- Opening Delimiter -

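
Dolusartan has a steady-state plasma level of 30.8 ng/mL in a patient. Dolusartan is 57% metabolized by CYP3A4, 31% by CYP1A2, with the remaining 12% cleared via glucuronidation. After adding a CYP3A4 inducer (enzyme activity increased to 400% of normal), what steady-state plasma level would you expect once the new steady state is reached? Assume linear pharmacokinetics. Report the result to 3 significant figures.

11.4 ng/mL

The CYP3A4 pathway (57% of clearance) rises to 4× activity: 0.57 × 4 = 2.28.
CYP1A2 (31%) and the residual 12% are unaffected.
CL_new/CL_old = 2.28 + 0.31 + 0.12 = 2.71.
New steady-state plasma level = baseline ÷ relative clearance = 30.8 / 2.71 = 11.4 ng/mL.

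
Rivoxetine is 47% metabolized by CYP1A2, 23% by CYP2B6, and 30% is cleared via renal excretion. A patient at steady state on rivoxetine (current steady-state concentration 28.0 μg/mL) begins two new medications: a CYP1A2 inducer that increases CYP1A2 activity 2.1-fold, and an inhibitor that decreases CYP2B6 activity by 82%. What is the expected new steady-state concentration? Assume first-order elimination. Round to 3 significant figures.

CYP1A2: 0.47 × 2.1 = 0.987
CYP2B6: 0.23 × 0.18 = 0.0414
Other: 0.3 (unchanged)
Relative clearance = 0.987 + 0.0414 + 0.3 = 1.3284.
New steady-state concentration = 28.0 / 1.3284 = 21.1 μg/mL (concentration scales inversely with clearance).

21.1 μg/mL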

- Closing Delimiter -

ACTIVITY: Every line of the listing is to be returned unchanged.

WRITTEN RESPONSE:
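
Dolusartan has a steady-state plasma level of 30.8 ng/mL in a patient. Dolusartan is 57% metabolized by CYP3A4, 31% by CYP1A2, with the remaining 12% cleared via glucuronidation. After adding a CYP3A4 inducer (enzyme activity increased to 400% of normal), what steady-state plasma level would you expect once the new steady state is reached? Assume linear pharmacokinetics. Report the result to 3 significant figures.

11.4 ng/mL

The CYP3A4 pathway (57% of clearance) rises to 4× activity: 0.57 × 4 = 2.28.
CYP1A2 (31%) and the residual 12% are unaffected.
CL_new/CL_old = 2.28 + 0.31 + 0.12 = 2.71.
New steady-state plasma level = baseline ÷ relative clearance = 30.8 / 2.71 = 11.4 ng/mL.

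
Rivoxetine is 47% metabolized by CYP1A2, 23% by CYP2B6, and 30% is cleared via renal excretion. A patient at steady state on rivoxetine (current steady-state concentration 28.0 μg/mL) begins two new medications: a CYP1A2 inducer that increases CYP1A2 activity 2.1-fold, and an inhibitor that decreases CYP2B6 activity by 82%. What is the expected new steady-state concentration? Assume first-order elimination. Round to 3 significant figures.

CYP1A2: 0.47 × 2.1 = 0.987
CYP2B6: 0.23 × 0.18 = 0.0414
Other: 0.3 (unchanged)
Relative clearance = 0.987 + 0.0414 + 0.3 = 1.3284.
New steady-state concentration = 28.0 / 1.3284 = 21.1 μg/mL (concentration scales inversely with clearance).

21.1 μg/mL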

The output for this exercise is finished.